> **TASK INSTRUCTIONS**:
If a line of the data below holds the word "sqrt", list it.

> **INFORMATION SHOWN**:
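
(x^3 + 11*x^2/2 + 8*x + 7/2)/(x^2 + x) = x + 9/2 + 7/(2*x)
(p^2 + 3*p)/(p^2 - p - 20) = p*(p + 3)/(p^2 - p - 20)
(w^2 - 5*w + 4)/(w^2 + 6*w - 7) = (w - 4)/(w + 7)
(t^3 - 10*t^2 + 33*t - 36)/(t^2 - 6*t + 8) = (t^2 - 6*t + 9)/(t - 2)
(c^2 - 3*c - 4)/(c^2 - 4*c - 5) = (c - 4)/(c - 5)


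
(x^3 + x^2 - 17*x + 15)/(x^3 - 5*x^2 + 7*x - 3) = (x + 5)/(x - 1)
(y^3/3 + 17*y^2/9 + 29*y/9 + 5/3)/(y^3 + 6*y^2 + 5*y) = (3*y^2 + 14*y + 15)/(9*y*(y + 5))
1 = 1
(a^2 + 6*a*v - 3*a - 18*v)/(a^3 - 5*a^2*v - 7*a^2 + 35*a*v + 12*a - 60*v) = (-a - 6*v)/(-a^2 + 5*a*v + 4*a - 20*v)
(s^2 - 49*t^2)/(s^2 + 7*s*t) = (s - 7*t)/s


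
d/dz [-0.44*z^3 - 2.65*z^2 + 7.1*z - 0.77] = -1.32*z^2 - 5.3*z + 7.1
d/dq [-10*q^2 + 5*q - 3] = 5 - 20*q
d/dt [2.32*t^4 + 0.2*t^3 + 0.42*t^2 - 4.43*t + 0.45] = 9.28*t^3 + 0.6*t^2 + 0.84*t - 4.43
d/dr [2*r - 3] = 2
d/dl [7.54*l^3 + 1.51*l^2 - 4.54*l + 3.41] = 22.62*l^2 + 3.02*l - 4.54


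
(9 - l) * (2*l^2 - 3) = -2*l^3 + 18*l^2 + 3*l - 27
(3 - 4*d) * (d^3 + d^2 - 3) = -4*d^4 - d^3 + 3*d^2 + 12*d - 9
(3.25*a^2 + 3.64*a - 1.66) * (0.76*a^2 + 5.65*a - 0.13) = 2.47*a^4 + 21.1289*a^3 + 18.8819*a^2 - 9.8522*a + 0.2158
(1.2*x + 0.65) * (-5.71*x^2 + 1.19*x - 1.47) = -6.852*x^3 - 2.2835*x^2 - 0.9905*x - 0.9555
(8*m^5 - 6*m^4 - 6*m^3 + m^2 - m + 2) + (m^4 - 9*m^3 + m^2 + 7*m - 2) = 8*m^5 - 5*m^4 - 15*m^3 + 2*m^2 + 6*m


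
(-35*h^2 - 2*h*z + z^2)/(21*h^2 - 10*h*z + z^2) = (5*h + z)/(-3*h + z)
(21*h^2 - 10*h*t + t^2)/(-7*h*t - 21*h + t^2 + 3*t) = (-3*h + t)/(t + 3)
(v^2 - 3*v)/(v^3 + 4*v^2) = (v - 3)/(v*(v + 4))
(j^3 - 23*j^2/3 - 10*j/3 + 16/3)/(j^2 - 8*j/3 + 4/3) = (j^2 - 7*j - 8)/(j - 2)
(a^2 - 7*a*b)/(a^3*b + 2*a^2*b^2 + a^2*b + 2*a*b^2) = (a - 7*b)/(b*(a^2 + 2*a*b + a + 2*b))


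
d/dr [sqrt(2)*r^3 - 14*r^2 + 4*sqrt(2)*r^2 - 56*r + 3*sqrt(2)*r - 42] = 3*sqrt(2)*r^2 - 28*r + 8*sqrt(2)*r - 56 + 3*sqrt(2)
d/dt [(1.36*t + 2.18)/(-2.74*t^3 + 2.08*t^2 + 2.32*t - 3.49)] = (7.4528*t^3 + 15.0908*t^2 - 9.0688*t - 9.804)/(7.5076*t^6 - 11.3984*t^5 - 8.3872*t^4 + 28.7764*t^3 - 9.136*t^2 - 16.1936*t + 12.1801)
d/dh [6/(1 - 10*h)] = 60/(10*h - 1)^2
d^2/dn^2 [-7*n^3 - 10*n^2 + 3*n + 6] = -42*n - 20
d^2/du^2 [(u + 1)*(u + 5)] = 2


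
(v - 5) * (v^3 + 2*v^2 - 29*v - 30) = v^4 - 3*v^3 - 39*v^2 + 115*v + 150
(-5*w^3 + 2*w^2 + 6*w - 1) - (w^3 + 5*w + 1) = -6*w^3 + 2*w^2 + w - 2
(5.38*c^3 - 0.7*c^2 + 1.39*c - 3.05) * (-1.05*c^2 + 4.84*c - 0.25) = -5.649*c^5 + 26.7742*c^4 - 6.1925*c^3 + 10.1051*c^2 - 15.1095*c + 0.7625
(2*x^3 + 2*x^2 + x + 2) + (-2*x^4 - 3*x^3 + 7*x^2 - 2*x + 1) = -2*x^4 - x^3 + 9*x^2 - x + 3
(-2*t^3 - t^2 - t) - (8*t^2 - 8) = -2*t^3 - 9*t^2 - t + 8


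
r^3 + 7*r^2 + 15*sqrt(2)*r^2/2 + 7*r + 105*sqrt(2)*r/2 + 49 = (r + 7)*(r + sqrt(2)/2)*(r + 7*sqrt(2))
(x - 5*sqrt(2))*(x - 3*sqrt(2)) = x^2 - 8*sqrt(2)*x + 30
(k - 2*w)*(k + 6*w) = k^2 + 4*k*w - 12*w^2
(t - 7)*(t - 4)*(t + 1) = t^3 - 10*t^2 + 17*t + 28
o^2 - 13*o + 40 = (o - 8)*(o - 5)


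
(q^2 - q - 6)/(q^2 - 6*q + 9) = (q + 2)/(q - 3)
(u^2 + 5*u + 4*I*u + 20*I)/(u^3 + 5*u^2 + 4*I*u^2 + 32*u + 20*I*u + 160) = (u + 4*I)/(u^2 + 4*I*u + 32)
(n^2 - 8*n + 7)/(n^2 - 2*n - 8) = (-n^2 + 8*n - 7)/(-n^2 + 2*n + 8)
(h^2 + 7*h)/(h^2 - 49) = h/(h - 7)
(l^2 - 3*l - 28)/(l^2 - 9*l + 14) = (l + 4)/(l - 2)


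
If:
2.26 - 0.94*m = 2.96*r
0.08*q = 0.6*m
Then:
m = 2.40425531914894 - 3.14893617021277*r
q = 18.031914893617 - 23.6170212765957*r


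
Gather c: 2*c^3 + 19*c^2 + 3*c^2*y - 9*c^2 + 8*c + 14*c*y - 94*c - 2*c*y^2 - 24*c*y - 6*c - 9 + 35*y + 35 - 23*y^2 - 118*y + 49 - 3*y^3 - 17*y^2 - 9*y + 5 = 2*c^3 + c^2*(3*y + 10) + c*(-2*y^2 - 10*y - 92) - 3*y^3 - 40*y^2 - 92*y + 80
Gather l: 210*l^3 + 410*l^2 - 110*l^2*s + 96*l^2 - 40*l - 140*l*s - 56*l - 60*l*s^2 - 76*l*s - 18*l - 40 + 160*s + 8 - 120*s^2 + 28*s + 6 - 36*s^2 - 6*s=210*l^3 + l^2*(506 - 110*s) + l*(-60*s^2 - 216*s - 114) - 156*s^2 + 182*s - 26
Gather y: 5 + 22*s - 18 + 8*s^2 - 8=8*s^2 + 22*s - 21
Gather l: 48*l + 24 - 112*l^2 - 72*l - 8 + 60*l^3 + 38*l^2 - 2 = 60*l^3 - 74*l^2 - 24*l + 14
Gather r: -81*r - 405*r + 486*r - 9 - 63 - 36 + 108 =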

> **EXPECTED ANSWER**:
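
d/dr [sqrt(2)*r^3 - 14*r^2 + 4*sqrt(2)*r^2 - 56*r + 3*sqrt(2)*r - 42] = 3*sqrt(2)*r^2 - 28*r + 8*sqrt(2)*r - 56 + 3*sqrt(2)
r^3 + 7*r^2 + 15*sqrt(2)*r^2/2 + 7*r + 105*sqrt(2)*r/2 + 49 = (r + 7)*(r + sqrt(2)/2)*(r + 7*sqrt(2))
(x - 5*sqrt(2))*(x - 3*sqrt(2)) = x^2 - 8*sqrt(2)*x + 30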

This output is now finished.